-- Data to examine follows --

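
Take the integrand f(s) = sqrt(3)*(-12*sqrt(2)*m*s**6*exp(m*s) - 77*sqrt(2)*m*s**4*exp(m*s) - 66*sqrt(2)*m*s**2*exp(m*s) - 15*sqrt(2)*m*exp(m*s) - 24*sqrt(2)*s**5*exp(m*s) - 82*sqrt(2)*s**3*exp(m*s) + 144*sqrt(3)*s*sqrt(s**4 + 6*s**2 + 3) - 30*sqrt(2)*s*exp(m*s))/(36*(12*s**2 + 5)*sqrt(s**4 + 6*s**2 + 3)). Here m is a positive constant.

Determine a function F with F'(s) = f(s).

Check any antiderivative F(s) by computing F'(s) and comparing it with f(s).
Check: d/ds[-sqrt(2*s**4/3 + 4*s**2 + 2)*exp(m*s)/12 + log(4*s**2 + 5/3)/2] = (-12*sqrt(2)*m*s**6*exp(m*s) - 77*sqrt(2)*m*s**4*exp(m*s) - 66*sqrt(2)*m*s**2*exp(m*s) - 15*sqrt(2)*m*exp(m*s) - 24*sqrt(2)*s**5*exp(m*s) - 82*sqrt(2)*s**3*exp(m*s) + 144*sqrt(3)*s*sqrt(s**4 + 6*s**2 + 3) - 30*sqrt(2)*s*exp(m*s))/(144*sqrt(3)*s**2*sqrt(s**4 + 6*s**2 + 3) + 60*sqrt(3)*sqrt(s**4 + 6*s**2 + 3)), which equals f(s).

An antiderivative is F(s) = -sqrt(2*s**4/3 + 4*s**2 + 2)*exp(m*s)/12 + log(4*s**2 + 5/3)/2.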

-- Data to examine concluded --
-- Data to examine follows --

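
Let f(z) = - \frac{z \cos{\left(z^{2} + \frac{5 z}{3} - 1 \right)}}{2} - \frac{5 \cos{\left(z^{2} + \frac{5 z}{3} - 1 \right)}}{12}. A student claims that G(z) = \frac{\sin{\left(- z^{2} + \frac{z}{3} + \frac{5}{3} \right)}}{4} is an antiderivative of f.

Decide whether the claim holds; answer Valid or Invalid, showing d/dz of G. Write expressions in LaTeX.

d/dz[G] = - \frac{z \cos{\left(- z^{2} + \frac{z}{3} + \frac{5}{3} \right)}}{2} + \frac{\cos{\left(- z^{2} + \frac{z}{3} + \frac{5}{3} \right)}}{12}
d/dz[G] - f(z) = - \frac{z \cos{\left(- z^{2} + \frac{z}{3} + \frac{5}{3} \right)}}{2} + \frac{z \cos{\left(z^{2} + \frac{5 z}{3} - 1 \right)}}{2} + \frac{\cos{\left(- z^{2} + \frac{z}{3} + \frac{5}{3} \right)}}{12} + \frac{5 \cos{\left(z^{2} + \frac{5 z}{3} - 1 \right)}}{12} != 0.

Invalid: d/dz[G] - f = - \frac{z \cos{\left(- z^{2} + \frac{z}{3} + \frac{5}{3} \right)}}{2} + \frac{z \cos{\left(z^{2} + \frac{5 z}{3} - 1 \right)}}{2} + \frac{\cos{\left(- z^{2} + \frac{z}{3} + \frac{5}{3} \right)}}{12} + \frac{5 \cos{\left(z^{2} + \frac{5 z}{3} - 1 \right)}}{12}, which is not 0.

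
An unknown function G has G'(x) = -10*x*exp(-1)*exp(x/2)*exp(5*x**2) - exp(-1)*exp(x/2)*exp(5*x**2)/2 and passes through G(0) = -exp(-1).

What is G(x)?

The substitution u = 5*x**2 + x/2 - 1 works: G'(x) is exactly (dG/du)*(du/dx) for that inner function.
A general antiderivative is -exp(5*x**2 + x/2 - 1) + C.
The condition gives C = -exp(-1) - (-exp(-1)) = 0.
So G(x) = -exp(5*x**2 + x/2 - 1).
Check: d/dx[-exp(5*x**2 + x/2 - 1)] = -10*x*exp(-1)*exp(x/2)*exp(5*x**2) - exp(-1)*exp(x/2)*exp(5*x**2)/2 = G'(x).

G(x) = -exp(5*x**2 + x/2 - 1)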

-- Data to examine concluded --
-- Data to examine follows --

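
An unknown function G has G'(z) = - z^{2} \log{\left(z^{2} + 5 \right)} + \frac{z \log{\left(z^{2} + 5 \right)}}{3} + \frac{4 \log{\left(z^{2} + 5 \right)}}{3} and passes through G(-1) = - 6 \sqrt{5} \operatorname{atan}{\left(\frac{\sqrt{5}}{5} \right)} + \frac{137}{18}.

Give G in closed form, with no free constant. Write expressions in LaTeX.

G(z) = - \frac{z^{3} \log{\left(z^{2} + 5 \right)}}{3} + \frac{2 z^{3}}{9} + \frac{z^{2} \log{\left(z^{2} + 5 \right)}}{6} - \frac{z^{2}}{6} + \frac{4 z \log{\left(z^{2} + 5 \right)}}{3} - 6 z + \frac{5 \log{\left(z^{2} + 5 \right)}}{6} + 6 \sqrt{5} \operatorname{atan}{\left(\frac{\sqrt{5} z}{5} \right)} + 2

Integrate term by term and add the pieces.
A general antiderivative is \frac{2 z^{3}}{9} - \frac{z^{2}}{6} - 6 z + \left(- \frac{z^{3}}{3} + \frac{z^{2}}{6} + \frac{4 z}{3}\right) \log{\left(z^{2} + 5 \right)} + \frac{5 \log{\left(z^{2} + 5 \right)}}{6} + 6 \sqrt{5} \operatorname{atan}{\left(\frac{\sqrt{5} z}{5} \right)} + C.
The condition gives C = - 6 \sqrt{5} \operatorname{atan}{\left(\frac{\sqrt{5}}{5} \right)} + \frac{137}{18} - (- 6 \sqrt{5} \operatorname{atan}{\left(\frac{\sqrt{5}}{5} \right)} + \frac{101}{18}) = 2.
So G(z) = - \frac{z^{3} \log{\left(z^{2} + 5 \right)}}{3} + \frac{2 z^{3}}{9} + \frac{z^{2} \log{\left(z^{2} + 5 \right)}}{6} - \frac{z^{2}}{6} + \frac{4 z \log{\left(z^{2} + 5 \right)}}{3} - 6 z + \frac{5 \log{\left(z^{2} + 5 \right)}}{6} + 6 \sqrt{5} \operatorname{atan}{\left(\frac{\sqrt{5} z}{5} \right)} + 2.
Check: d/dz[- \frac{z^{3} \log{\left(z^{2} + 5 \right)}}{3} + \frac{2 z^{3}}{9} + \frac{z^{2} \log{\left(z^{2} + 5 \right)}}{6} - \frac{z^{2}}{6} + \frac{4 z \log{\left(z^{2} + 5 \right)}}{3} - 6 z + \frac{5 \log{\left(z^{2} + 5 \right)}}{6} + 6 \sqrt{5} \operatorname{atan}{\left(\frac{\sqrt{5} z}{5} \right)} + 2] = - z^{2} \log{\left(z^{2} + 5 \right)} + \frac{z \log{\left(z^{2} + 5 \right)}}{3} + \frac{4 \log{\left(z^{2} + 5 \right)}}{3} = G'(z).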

-- Data to examine concluded --

» What you are asked to do
A single number is required: the count of lines in the entries that include the word "through".

» Result
2